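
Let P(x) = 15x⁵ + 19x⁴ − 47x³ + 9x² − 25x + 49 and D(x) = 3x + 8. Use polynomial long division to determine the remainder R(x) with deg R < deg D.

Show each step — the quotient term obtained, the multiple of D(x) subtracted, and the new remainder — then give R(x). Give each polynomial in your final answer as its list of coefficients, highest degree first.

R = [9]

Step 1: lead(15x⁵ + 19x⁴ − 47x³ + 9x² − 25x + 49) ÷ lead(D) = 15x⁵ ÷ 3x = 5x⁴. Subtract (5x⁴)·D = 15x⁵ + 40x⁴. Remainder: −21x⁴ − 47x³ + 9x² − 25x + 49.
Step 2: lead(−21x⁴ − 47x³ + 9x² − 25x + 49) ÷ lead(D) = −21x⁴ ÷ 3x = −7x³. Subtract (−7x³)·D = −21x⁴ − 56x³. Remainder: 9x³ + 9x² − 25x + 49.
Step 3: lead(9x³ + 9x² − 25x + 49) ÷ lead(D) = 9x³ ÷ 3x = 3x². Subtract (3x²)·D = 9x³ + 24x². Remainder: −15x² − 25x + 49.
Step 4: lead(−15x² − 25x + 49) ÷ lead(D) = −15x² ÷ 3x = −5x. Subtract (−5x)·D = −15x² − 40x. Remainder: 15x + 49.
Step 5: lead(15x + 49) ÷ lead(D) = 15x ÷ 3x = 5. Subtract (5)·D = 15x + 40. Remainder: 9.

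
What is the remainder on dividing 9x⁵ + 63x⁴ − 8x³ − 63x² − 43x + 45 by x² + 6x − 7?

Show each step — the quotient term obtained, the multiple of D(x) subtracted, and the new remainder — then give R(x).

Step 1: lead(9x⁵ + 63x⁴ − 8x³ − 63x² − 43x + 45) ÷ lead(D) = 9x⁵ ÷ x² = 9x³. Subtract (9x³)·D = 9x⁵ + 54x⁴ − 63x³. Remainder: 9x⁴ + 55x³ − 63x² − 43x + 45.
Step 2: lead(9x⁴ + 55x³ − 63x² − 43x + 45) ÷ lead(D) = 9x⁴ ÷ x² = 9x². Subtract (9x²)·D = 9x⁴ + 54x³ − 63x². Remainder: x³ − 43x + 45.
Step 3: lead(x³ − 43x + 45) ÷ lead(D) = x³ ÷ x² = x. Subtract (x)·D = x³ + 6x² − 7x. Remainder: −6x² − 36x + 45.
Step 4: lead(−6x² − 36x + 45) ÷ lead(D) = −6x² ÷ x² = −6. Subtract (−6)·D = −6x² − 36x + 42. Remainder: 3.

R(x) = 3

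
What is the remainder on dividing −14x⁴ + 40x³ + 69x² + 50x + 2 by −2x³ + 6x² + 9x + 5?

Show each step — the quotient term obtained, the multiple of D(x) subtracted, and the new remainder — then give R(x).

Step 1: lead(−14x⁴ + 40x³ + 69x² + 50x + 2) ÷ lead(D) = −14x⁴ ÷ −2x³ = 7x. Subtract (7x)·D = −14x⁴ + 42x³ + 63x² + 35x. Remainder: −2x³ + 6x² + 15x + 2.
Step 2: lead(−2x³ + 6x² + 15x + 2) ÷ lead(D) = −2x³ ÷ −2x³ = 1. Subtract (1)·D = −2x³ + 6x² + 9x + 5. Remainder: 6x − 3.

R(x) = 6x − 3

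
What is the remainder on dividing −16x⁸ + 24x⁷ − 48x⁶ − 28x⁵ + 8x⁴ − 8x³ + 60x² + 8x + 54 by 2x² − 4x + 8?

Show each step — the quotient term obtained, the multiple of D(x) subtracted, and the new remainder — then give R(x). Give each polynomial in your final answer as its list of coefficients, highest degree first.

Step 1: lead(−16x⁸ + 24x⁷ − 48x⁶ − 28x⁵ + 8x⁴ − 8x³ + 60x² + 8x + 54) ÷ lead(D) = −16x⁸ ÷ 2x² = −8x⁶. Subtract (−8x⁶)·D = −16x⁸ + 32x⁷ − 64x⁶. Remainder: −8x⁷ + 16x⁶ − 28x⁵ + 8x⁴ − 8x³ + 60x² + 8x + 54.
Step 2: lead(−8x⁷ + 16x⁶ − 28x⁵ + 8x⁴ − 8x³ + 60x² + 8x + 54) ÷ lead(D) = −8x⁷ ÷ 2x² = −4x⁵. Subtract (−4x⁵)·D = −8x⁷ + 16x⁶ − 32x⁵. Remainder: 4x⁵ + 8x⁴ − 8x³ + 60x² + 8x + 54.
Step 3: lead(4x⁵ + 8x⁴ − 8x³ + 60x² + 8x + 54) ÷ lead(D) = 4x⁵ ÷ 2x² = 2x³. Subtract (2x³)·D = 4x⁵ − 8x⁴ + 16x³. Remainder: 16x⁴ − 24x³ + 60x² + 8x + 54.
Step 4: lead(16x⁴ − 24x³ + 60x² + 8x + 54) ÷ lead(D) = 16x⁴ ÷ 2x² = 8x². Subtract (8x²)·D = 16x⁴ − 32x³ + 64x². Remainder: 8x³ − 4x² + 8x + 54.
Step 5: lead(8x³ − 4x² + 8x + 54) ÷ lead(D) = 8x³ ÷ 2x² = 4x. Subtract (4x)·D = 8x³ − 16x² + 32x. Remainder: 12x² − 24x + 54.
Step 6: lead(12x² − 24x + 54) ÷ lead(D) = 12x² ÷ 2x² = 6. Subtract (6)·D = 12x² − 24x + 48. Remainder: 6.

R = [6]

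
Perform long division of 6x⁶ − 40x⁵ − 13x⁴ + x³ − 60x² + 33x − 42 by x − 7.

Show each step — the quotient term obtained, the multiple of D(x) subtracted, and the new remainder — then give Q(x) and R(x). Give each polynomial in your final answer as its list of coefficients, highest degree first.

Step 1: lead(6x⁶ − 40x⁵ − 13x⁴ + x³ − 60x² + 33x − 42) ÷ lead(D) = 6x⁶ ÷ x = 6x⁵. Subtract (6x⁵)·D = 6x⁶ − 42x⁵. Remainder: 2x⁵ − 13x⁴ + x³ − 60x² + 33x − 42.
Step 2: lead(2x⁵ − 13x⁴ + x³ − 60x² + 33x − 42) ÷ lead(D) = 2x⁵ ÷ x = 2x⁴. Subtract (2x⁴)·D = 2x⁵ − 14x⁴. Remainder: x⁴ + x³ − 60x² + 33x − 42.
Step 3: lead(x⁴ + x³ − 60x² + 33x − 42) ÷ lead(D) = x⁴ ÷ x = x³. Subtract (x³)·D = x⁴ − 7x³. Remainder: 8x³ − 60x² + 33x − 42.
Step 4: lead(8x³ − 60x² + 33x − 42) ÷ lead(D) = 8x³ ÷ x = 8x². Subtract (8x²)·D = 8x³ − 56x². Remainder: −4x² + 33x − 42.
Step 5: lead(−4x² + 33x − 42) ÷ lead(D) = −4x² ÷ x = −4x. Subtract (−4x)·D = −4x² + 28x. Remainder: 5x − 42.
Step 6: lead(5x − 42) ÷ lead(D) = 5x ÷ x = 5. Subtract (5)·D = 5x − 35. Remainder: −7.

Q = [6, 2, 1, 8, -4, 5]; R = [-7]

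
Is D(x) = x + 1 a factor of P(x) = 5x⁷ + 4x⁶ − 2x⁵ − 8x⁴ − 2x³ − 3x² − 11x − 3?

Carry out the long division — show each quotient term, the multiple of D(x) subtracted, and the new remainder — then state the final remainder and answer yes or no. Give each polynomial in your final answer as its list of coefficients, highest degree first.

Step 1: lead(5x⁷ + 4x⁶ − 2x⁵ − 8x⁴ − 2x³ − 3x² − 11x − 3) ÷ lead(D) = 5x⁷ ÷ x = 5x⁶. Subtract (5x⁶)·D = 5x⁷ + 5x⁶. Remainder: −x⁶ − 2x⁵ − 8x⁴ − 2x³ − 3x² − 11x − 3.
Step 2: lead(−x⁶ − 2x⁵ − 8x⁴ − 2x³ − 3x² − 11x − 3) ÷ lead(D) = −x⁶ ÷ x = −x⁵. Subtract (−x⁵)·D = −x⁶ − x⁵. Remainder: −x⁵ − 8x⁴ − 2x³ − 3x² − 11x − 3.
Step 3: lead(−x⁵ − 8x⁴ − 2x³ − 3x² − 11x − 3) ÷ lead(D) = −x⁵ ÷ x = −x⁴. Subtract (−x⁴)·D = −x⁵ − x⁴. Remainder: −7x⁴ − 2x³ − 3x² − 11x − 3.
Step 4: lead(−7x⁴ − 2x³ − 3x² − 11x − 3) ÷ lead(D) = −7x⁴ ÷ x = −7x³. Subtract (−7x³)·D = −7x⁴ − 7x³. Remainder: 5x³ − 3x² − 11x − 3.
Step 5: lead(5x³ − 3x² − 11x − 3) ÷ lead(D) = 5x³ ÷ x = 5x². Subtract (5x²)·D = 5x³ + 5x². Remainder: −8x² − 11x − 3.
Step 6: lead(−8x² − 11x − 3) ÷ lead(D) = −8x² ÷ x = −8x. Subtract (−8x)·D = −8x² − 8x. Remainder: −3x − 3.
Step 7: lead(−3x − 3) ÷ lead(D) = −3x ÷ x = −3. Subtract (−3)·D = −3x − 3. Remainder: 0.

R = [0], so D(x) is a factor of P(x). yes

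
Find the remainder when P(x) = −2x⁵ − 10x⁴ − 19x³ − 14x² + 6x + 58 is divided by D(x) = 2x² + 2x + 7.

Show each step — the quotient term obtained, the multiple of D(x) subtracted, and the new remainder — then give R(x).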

______________________________

For each line above that includes "dividing", make a copy.

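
What is the remainder on dividing 9x⁵ + 63x⁴ − 8x³ − 63x² − 43x + 45 by x² + 6x − 7?
What is the remainder on dividing −14x⁴ + 40x³ + 69x² + 50x + 2 by −2x³ + 6x² + 9x + 5?
What is the remainder on dividing −16x⁸ + 24x⁷ − 48x⁶ − 28x⁵ + 8x⁴ − 8x³ + 60x² + 8x + 54 by 2x² − 4x + 8?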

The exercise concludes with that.